Exercise aim: Look through the data below for the line with "For the Selria", and transcribe it exactly together with each line after it up to and including the line with "located in Selria". Give nothing else.

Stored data
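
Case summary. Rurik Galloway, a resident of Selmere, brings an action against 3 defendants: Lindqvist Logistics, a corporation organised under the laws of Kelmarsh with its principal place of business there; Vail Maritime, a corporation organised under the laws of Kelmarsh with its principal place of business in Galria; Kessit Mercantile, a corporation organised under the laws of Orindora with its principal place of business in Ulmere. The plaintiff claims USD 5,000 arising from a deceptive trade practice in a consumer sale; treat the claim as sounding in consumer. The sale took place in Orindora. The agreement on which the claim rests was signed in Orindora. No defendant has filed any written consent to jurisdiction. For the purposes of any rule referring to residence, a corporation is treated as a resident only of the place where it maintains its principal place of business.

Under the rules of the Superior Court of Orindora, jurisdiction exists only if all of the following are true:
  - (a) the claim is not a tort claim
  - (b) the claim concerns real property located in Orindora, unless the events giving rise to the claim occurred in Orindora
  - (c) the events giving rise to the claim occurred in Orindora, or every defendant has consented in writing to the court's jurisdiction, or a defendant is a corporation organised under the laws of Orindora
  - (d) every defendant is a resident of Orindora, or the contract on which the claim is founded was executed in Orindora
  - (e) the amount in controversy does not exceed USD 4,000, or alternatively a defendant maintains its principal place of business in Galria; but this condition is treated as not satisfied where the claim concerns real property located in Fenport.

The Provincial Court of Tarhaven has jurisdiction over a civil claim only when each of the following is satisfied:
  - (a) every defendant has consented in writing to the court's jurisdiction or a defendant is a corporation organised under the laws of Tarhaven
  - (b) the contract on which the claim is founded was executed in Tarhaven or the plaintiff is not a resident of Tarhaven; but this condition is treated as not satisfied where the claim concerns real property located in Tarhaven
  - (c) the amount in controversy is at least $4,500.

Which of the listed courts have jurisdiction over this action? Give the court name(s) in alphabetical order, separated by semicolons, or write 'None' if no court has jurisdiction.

the Superior Court of Orindora

The Superior Court of Orindora:
  (a) The claim is a consumer claim, not a tort claim. Condition met.
  (b) The claim does not concern real property. But the operative events occurred in Orindora, and the 'unless' clause therefore excuses the requirement. Met.
  (c) The operative events occurred in Orindora, which satisfies one of the alternatives. Condition met.
  (d) The contract was executed in Orindora, which satisfies one of the alternatives. Satisfied.
  (e) Vail Maritime has its principal place of business in Galria, which satisfies one of the alternatives. And the carve-out is inapplicable — the claim does not concern real property. Condition met.
  → Every requirement is satisfied — jurisdiction.
The Provincial Court of Tarhaven:
  (a) No such written consent has been filed; the corporate defendant(s) are organised in Kelmarsh, Orindora, not Tarhaven — none of the alternatives is met. Not satisfied.
  (b) The plaintiff resides in Selmere, which is not Tarhaven — that alternative is enough. The exception is not triggered, since the claim does not concern real property. Condition met.
  (c) The amount in controversy is 5,000 dollars, which meets the USD 4,500 floor. Met.
  → The court lacks jurisdiction.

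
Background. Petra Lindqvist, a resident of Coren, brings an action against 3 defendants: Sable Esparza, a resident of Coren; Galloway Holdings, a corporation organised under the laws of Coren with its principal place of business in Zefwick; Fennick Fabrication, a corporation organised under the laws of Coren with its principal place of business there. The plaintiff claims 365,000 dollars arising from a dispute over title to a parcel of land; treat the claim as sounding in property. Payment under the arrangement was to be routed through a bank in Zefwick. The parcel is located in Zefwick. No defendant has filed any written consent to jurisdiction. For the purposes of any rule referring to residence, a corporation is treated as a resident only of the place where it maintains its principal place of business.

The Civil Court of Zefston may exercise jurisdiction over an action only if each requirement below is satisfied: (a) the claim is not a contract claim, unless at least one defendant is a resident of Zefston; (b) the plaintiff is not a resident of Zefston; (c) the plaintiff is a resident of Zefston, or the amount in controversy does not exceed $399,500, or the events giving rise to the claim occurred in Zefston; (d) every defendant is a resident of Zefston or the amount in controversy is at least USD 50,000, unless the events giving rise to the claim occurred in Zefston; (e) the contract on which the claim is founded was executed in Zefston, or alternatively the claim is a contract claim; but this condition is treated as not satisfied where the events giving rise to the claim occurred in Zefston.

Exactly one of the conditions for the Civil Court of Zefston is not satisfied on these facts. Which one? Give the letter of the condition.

The Civil Court of Zefston:
  (a) The claim is a property claim, not a contract claim. Satisfied.
  (b) The plaintiff resides in Coren, which is not Zefston. Satisfied.
  (c) The amount in controversy is 365,000 dollars, within the $399,500 ceiling — that alternative is enough. Satisfied.
  (d) The amount in controversy is $365,000, which meets the $50,000 floor, so one alternative holds. Met.
  (e) No contract (and hence no place of execution) is alleged; the claim is a property claim, not a contract claim — none of the alternatives is met. Condition not met.
Only condition (e) fails.

(e)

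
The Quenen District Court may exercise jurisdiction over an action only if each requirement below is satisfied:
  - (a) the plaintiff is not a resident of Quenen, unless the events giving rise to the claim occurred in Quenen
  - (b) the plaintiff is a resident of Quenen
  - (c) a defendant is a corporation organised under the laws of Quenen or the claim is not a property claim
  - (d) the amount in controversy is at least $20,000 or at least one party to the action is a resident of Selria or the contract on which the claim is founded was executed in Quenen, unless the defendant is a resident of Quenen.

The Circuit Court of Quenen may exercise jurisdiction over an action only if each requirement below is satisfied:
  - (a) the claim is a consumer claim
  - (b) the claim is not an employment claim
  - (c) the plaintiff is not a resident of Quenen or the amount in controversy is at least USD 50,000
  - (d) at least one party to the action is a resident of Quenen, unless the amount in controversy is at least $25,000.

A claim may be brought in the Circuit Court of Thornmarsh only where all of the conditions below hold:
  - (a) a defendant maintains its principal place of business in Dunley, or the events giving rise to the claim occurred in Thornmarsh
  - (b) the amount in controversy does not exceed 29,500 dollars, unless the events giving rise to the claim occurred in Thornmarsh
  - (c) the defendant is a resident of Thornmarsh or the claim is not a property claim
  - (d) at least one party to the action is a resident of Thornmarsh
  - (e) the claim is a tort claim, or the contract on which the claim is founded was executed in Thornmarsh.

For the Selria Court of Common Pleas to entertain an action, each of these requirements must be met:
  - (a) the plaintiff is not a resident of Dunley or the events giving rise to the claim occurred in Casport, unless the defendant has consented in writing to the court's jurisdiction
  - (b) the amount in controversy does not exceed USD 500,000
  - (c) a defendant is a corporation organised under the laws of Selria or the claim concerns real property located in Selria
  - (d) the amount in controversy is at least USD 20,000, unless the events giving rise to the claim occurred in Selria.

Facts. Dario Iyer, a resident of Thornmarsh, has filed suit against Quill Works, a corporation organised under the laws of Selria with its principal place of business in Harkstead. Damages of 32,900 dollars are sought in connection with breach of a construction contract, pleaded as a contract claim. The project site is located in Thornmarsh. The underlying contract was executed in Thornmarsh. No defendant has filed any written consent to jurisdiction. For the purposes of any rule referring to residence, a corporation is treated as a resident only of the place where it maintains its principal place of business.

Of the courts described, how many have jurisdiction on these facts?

2

The Quenen District Court:
  (a) The plaintiff resides in Thornmarsh, which is not Quenen. Satisfied.
  (b) The plaintiff resides in Thornmarsh, not Quenen. Fails.
  (c) The claim is a contract claim, not a property claim, so one alternative holds. Met.
  (d) The amount in controversy is $32,900, which meets the 20,000 dollars floor, which satisfies one of the alternatives. Condition met.
  → Not every requirement is met — no jurisdiction.
The Circuit Court of Quenen:
  (a) The claim is a contract claim, not a consumer claim. Condition not met.
  (b) The claim is a contract claim, not an employment claim. Condition met.
  (c) The plaintiff resides in Thornmarsh, which is not Quenen, which satisfies one of the alternatives. Met.
  (d) No party resides in Quenen. However, the amount in controversy is 32,900 dollars, which meets the $25,000 floor, so the 'unless' proviso supplies this condition. Met.
  → Not every requirement is met — no jurisdiction.
The Circuit Court of Thornmarsh:
  (a) The operative events occurred in Thornmarsh, so one alternative holds. Satisfied.
  (b) The amount in controversy is USD 32,900, above the $29,500 ceiling. The proviso rescues it, though: the operative events occurred in Thornmarsh. Condition met.
  (c) The claim is a contract claim, not a property claim, so one alternative holds. Condition met.
  (d) Dario Iyer resides in Thornmarsh. Met.
  (e) The contract was executed in Thornmarsh, so one alternative holds. Met.
  → Jurisdiction lies.
The Selria Court of Common Pleas:
  (a) The plaintiff resides in Thornmarsh, which is not Dunley, so this disjunct is met. Satisfied.
  (b) The amount in controversy is USD 32,900, within the $500,000 ceiling. Condition met.
  (c) Quill Works is organised under the laws of Selria, so one alternative holds. Satisfied.
  (d) The amount in controversy is USD 32,900, which meets the USD 20,000 floor. Met.
  → The court has jurisdiction.
Courts with jurisdiction: the Circuit Court of Thornmarsh, the Selria Court of Common Pleas — 2 in total.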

Response to the task:
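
For the Selria Court of Common Pleas to entertain an action, each of these requirements must be met:
  - (a) the plaintiff is not a resident of Dunley or the events giving rise to the claim occurred in Casport, unless the defendant has consented in writing to the court's jurisdiction
  - (b) the amount in controversy does not exceed USD 500,000
  - (c) a defendant is a corporation organised under the laws of Selria or the claim concerns real property located in Selria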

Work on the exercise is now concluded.